▸ **Task prompt**
For the records below, output every line from the one holding "Ulla (UTC-7 local" through the final line, unaltered, and no other lines.

Stored data
********************

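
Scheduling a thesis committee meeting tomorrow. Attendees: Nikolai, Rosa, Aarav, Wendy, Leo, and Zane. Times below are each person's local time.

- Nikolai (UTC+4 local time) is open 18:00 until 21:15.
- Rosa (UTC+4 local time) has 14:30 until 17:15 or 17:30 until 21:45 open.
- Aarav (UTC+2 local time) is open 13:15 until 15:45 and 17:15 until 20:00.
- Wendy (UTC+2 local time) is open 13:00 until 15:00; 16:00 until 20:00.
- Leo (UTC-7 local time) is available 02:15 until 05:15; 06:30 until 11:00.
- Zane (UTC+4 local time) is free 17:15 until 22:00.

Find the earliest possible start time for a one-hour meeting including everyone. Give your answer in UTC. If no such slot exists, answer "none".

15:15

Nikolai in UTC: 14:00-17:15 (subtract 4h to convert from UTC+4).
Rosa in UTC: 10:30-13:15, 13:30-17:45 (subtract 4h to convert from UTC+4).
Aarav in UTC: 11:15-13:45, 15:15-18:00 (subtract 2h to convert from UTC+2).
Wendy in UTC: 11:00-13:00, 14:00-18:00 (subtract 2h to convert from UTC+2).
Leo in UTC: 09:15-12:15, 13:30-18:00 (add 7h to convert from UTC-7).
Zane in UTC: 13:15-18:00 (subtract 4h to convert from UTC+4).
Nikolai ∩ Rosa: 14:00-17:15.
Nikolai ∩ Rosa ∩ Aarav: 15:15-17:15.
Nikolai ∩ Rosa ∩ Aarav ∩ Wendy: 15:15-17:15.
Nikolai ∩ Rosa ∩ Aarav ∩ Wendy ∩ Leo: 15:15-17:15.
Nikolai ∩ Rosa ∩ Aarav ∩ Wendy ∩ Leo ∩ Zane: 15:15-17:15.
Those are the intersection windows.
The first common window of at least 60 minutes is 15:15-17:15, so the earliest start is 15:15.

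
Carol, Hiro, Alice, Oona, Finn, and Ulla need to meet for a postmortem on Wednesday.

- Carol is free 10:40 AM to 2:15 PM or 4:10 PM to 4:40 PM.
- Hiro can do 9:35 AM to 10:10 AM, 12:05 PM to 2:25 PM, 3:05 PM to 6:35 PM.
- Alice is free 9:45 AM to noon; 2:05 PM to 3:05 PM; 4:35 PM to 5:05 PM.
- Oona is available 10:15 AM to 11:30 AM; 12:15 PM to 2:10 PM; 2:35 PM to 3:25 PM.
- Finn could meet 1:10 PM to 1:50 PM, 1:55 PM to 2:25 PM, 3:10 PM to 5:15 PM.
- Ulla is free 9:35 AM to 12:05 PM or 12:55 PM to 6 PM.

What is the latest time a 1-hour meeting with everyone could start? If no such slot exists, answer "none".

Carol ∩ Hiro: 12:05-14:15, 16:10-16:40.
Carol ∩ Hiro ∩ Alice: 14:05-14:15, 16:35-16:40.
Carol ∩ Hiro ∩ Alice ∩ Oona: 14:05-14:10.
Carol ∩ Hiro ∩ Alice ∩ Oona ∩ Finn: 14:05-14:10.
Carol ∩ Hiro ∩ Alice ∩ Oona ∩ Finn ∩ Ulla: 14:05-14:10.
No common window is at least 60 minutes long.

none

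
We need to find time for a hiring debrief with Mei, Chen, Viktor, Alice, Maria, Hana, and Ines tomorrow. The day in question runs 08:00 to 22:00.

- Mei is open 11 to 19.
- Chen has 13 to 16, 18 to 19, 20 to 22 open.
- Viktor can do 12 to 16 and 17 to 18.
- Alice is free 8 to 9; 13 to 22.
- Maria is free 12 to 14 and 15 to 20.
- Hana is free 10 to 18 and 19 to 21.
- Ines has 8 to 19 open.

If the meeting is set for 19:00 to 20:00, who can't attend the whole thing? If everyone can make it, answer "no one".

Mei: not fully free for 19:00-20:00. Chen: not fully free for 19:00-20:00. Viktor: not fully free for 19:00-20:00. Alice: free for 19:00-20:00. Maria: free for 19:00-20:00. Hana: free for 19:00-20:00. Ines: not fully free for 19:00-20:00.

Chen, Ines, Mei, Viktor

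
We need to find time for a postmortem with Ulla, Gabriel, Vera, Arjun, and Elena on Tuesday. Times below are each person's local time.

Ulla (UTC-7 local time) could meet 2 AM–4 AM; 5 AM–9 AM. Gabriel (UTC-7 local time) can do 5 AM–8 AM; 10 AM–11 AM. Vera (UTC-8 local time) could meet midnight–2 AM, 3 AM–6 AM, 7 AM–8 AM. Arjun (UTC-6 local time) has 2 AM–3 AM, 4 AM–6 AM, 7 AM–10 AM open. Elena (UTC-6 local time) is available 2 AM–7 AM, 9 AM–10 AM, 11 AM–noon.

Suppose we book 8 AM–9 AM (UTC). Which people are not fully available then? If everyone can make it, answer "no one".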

********************

▸ **Completed exercise**
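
Ulla (UTC-7 local time) could meet 2 AM–4 AM; 5 AM–9 AM. Gabriel (UTC-7 local time) can do 5 AM–8 AM; 10 AM–11 AM. Vera (UTC-8 local time) could meet midnight–2 AM, 3 AM–6 AM, 7 AM–8 AM. Arjun (UTC-6 local time) has 2 AM–3 AM, 4 AM–6 AM, 7 AM–10 AM open. Elena (UTC-6 local time) is available 2 AM–7 AM, 9 AM–10 AM, 11 AM–noon.

Suppose we book 8 AM–9 AM (UTC). Which people are not fully available then? If everyone can make it, answer "no one".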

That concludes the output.